● **HOW TO COMPLETE THIS TASK**: Once the line with "What is the maximum number of linearly independent vectors" is found in the entries below, print it and each following line exactly, stopping after the line with "w₄ = ⟨-10, 9, -11, 4⟩"; print nothing else.

Stored data:

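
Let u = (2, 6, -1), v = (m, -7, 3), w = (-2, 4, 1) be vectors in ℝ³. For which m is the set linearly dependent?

m = -6

Place the vectors as rows of a 3×3 matrix; dependence ⇔ determinant zero.
Cofactor expansion gives det = -10*m - 60.
Solving -10*m - 60 = 0 yields m = -6.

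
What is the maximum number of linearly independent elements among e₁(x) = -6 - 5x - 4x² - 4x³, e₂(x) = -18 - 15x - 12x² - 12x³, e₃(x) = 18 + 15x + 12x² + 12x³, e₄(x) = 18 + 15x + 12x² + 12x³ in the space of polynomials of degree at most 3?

Use coordinates relative to {1, x, …, x³}.
Apply Gaussian elimination to the matrix whose rows are e₁, e₂, e₃, e₄.
There is 1 pivot column, so rank = 1.

1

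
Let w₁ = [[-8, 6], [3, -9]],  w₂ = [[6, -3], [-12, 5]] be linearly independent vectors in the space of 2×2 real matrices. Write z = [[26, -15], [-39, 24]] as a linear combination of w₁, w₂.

z = -w₁ + 3w₂

Identify each element with its coordinate vector in ℝ⁴ via {E₁₁, E₁₂, E₂₁, E₂₂}.
Solve the system with w₁, w₂ as columns and z as the right-hand side.
The system has the unique solution (α₁, α₂) = (-1, 3).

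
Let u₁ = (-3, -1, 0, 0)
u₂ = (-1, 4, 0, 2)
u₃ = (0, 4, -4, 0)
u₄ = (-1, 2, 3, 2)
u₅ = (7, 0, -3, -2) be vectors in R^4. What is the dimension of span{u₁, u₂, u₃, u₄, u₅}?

4

Form the matrix with u₁, u₂, u₃, u₄, u₅ as columns and reduce.
There are 4 pivot columns, so rank = 4.
(With 5 elements in a 4-dimensional space the rank is at most 4.)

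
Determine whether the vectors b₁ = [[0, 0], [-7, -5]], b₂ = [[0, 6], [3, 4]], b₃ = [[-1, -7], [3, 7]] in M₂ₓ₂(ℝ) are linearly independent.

Write each element as a coordinate vector in ℝ⁴ using {E₁₁, E₁₂, E₂₁, E₂₂}.
Row-reduce the matrix whose columns are b₁, b₂, b₃.
The reduction yields 3 nonzero rows, so the rank is 3.
Since rank = 3 (the number of vectors), the set is linearly independent.

linearly independent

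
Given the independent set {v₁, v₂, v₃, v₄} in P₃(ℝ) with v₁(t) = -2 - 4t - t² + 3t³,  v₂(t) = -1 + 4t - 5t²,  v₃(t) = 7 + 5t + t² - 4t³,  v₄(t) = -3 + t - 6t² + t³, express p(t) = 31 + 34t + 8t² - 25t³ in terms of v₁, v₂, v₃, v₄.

Identify each element with its coordinate vector in ℝ⁴ via {1, t, …, t³}.
Set up the augmented matrix [v₁ | v₂ | v₃ | v₄ | p] and row-reduce.
The system has the unique solution (c₁, …, c₄) = (-4, 1, 3, -1).

p = -4v₁ + v₂ + 3v₃ - v₄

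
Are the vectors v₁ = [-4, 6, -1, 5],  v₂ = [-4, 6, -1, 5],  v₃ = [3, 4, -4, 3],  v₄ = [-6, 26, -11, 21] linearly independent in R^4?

linearly dependent

Place the vectors as rows of a 4×4 matrix and reduce to echelon form.
The reduction yields 2 nonzero rows, so the rank is 2.
Since rank 2 < 4, the set is linearly dependent.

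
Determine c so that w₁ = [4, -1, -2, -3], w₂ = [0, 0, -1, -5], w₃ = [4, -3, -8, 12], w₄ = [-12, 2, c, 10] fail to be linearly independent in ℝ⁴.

Dependence holds iff the 4×4 matrix [w₁ w₂ w₃ w₄] is singular.
Expanding, det = 40*c - 68.
Solving 40*c - 68 = 0 yields c = 17/10.

c = 17/10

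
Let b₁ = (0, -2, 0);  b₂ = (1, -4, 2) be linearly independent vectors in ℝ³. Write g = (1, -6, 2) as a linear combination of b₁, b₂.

g = b₁ + b₂

Set up the augmented matrix [b₁ | b₂ | g] and row-reduce.
Row-reducing the augmented matrix gives the unique coefficients (α₁, α₂) = (1, 1).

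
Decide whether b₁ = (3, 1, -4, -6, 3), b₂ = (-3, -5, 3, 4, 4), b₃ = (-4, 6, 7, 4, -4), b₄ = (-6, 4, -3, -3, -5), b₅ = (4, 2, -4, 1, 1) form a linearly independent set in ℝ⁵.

Form the 5×5 matrix with these as columns; its determinant is 12442.
A nonzero determinant means the columns are linearly independent.

linearly independent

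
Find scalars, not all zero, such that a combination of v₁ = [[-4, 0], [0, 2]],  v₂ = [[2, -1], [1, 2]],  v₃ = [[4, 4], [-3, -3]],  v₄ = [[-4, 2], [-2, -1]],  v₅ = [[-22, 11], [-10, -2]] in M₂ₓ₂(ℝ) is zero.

3v₁ - v₂ + v₃ + 3v₄ - v₅ = 0

Pass to coordinate vectors relative to the basis {E₁₁, E₁₂, E₂₁, E₂₂}.
Row-reduce the matrix with v₁, v₂, v₃, v₄, v₅ as columns; the null space gives the coefficients.
The free variable yields coefficients (3, -1, 1, 3, -1) (any nonzero multiple also works).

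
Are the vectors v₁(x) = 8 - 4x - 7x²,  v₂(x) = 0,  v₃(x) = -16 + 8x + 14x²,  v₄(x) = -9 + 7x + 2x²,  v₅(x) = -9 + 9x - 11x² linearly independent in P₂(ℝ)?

linearly dependent

Take coordinates with respect to the standard basis {1, x, x²}.
There are 5 vectors in a 3-dimensional space, so they cannot be linearly independent.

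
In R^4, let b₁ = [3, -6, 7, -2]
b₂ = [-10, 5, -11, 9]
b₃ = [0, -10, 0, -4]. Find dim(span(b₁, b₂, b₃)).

Put the 4×3 matrix [b₁|b₂|b₃] into echelon form.
The echelon form has 3 nonzero rows, so the rank is 3.

dim = 3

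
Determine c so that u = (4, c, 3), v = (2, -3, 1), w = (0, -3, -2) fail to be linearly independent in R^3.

c = -9/2

The set is linearly dependent precisely when det[u; v; w] = 0.
The determinant works out to 4*c + 18.
Solving 4*c + 18 = 0 yields c = -9/2.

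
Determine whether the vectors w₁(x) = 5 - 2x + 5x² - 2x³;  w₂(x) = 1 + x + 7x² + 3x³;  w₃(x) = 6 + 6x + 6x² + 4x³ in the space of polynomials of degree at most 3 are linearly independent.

linearly independent

Write each element as a coordinate vector in ℝ⁴ using {1, x, …, x³}.
Place the vectors as rows of a 3×4 matrix and reduce to echelon form.
The reduction yields 3 nonzero rows, so the rank is 3.
Since rank = 3 (the number of vectors), the set is linearly independent.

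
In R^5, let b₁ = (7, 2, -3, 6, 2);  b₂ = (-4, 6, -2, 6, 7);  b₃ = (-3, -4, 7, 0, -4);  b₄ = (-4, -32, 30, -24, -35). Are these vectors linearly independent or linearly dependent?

Place the vectors as rows of a 4×5 matrix and reduce to echelon form.
The reduction yields 3 nonzero rows, so the rank is 3.
Since rank 3 < 4, the set is linearly dependent.
Indeed b₁ + 3b₂ - 3b₃ + b₄ = 0.

linearly dependent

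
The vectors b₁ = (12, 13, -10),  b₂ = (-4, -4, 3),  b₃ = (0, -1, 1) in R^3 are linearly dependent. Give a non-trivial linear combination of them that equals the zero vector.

Set up α₁b₁ + … + α₃b₃ = 0 and solve the homogeneous system.
The free variable yields coefficients (1, 3, 1) (any nonzero multiple also works).

b₁ + 3b₂ + b₃ = 0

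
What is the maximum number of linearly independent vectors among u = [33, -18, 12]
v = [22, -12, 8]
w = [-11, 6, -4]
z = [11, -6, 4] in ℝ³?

1

Form the matrix with u, v, w, z as columns and reduce.
Reduction leaves 1 leading entry, giving rank 1.
(With 4 elements in a 3-dimensional space the rank is at most 3.)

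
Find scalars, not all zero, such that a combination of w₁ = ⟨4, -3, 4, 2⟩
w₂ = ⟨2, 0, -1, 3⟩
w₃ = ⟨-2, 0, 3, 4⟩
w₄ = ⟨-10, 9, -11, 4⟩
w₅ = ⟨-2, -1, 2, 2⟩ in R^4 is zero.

Row-reduce the matrix with w₁, w₂, w₃, w₄, w₅ as columns; the null space gives the coefficients.
One solution (up to scaling) is (3, -2, -1, 1, 0).

3w₁ - 2w₂ - w₃ + w₄ = 0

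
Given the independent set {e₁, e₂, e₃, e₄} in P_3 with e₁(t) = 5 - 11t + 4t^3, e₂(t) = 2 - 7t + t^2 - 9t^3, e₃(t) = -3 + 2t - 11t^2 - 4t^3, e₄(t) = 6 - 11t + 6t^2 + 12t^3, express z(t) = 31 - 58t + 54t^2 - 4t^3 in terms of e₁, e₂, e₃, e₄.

z = e₁ + 4e₂ - 4e₃ + e₄

Identify each element with its coordinate vector in ℝ⁴ via {1, t, …, t^3}.
Set up the augmented matrix [e₁ | e₂ | e₃ | e₄ | z] and row-reduce.
Back-substitution yields (c₁, …, c₄) = (1, 4, -4, 1).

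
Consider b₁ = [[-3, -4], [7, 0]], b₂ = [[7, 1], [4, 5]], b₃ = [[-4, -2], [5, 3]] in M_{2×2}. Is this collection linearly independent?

Write each element as a coordinate vector in ℝ⁴ using {E₁₁, E₁₂, E₂₁, E₂₂}.
Row-reduce the matrix whose columns are b₁, b₂, b₃.
The reduction yields 3 nonzero rows, so the rank is 3.
Since rank = 3 (the number of vectors), the set is linearly independent.

linearly independent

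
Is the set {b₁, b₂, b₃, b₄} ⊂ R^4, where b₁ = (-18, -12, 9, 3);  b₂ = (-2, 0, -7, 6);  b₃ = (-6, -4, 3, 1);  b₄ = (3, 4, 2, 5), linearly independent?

linearly dependent

One vector is a scalar multiple of another, so the set is dependent.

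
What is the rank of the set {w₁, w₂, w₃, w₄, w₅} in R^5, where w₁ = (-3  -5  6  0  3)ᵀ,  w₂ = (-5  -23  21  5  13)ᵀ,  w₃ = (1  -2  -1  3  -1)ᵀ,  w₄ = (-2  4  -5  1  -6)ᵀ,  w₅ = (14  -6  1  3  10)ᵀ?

Apply Gaussian elimination to the matrix whose rows are w₁, w₂, w₃, w₄, w₅.
There are 3 pivot columns, so rank = 3.

3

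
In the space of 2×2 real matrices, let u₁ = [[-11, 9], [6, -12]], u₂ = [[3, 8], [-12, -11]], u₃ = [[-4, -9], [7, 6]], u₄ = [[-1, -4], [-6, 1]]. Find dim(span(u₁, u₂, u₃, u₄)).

4

Use coordinates relative to {E₁₁, E₁₂, E₂₁, E₂₂}.
Form the matrix with u₁, u₂, u₃, u₄ as columns and reduce.
There are 4 pivot columns, so rank = 4.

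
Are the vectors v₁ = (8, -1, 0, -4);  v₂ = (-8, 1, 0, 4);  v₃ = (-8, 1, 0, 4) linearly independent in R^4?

linearly dependent

Row-reduce the matrix whose columns are v₁, v₂, v₃.
The reduction yields 1 nonzero row, so the rank is 1.
Since rank 1 < 3, the set is linearly dependent.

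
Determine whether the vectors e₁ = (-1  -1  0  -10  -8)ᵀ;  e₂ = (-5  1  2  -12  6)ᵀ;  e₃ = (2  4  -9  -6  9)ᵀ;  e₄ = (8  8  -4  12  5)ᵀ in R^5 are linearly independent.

Row-reduce the matrix whose columns are e₁, e₂, e₃, e₄.
The reduction yields 4 nonzero rows, so the rank is 4.
Since rank = 4 (the number of vectors), the set is linearly independent.

linearly independent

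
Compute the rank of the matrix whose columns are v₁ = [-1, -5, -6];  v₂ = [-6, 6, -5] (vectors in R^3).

Row-reduce the 2×3 matrix with these as rows.
There are 2 pivot columns, so rank = 2.

2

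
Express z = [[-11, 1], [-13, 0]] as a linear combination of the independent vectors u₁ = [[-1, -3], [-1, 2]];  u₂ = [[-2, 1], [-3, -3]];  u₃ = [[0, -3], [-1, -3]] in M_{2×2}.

z = 3u₁ + 4u₂ - 2u₃

Take coordinate vectors relative to {E₁₁, E₁₂, E₂₁, E₂₂}.
Since u₁, u₂, u₃ are independent, the coefficients expressing z are uniquely determined by a linear system.
Row-reducing the augmented matrix gives the unique coefficients (a₁, a₂, a₃) = (3, 4, -2).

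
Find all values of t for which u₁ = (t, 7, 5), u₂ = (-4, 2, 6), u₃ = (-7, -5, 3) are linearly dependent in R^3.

The set is linearly dependent precisely when det[u₁; u₂; u₃] = 0.
Expanding, det = 36*t - 40.
This vanishes exactly when t = 10/9.

t = 10/9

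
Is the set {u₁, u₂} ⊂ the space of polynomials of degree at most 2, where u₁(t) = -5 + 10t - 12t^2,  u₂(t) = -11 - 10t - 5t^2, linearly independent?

linearly independent

Write each element as a coordinate vector in ℝ³ using {1, t, t^2}.
Place the vectors as rows of a 2×3 matrix and reduce to echelon form.
The reduction yields 2 nonzero rows, so the rank is 2.
Since rank = 2 (the number of vectors), the set is linearly independent.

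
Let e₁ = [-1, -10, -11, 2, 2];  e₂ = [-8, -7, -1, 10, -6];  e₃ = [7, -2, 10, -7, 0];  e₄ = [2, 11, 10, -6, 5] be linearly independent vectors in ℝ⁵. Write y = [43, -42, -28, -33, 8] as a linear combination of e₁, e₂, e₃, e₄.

Write y = c₁e₁ + … + c₄e₄ and equate components.
Row-reducing the augmented matrix gives the unique coefficients (c₁, …, c₄) = (2, -4, 3, -4).

y = 2e₁ - 4e₂ + 3e₃ - 4e₄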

● **SOLUTION FOR THIS EXERCISE**:
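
What is the maximum number of linearly independent vectors among u = [33, -18, 12]
v = [22, -12, 8]
w = [-11, 6, -4]
z = [11, -6, 4] in ℝ³?

1

Form the matrix with u, v, w, z as columns and reduce.
Reduction leaves 1 leading entry, giving rank 1.
(With 4 elements in a 3-dimensional space the rank is at most 3.)

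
Find scalars, not all zero, such that a combination of w₁ = ⟨4, -3, 4, 2⟩
w₂ = ⟨2, 0, -1, 3⟩
w₃ = ⟨-2, 0, 3, 4⟩
w₄ = ⟨-10, 9, -11, 4⟩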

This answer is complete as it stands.